▶ **DIRECTIONS FOR THIS TASK**: The response must consist of the lines below from the one with "Gear G1, with 38" through the one with "Determine the exact", exactly as they appear and with both ends kept.

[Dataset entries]
=== Section Start ===
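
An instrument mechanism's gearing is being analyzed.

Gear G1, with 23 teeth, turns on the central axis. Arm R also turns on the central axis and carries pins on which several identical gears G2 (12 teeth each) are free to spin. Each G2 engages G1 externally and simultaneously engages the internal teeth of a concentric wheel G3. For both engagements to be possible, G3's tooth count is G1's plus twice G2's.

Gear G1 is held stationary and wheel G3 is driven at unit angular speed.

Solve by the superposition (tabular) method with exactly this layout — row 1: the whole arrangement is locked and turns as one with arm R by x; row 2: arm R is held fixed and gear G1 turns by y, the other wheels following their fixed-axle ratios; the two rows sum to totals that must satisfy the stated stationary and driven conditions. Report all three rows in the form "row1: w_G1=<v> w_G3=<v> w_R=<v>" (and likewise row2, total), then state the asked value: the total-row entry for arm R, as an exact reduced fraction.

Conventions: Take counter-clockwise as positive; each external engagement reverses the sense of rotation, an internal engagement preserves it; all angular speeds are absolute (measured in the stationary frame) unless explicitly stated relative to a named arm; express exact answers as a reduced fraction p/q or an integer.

row1: w_G1=47/70 w_G3=47/70 w_R=47/70
row2: w_G1=-47/70 w_G3=23/70 w_R=0
total: w_G1=0 w_G3=1 w_R=47/70
asked value: 47/70

recognized (axles ride arm R): planetary set, 23/12/47 teeth
superposition row 1 [locked train]: every member turns x
row 2 (arm held, sun turns y): ω_ring = −(23/47)·y, ω_arm = 0
boundary: total ω_sun = x + y = 0 and total ω_ring = x − (23/47)·y = 1  ⇒  y = -47/70, x = 47/70
row 2 ring = −(23/47)·(-47/70) = 23/70
totals (row 1 + row 2): sun 47/70 + (-47/70) = 0, ring 47/70 + 23/70 = 1, arm 47/70 + 0 = 47/70
asked cell (total, arm) = 47/70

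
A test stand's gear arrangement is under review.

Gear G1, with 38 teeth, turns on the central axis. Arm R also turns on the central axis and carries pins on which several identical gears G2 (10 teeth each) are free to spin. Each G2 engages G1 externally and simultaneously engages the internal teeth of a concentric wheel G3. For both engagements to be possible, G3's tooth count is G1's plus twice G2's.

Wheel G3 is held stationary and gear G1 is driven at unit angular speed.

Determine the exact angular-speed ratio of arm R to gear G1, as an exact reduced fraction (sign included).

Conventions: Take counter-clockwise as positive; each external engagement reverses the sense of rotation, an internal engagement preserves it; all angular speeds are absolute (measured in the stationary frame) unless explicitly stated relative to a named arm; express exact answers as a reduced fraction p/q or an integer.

planetary set (38T centre, 10T on arm, 58T internal) — Willis relation
ring teeth: 38 + 2·10 = 58
38(ω_sun−ω_arm) = −58(ω_ring−ω_arm),  ω_ring = 0, ω_sun = 1
38(1−ω_arm) = −58(0−ω_arm)  ⇒  96·ω_arm = 38  ⇒  ω_arm = 19/48
ω_out/ω_in = 19/48

19/48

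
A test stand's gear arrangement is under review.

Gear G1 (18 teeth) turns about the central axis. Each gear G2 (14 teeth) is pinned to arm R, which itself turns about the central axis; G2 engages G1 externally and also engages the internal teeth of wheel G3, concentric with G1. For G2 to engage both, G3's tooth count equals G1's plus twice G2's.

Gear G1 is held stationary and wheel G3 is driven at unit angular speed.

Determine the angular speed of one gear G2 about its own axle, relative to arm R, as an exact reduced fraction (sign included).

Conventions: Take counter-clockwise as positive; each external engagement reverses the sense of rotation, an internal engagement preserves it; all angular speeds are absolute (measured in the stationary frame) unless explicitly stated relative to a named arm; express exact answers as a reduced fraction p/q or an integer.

207/224

planetary set (18T centre, 14T on arm, 46T internal) — Willis relation
ring teeth: 18 + 2·14 = 46
18(ω_sun−ω_arm) = −46(ω_ring−ω_arm),  ω_sun = 0, ω_ring = 1
18(0−ω_arm) = −46(1−ω_arm)  ⇒  64·ω_arm = 46  ⇒  ω_arm = 23/32
sun–planet mesh: 18·(0−23/32) = −14·(ω_p−ω_arm)  ⇒  ω_p−ω_arm = 207/224
exact speed ratio = 207/224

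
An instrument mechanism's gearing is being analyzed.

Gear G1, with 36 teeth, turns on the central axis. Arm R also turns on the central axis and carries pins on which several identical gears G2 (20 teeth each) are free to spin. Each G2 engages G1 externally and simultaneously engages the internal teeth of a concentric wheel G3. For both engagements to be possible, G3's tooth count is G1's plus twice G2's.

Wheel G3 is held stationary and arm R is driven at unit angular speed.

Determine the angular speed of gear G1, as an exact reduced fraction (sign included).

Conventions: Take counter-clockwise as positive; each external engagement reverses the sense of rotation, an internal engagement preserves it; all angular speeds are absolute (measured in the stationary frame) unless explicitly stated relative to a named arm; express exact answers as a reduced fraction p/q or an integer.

recognized (axles ride arm R): planetary set, 36/20/76 teeth
ring teeth: 36 + 2·20 = 76
36(ω_sun−ω_arm) = −76(ω_ring−ω_arm),  ω_ring = 0, ω_arm = 1
ω_sun = 1 − (76/36)(0−1) = 28/9
exact speed ratio = 28/9

28/9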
=== Section End ===
▶ **WRITTEN ANSWER**:
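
Gear G1, with 38 teeth, turns on the central axis. Arm R also turns on the central axis and carries pins on which several identical gears G2 (10 teeth each) are free to spin. Each G2 engages G1 externally and simultaneously engages the internal teeth of a concentric wheel G3. For both engagements to be possible, G3's tooth count is G1's plus twice G2's.

Wheel G3 is held stationary and gear G1 is driven at unit angular speed.

Determine the exact angular-speed ratio of arm R to gear G1, as an exact reduced fraction (sign included).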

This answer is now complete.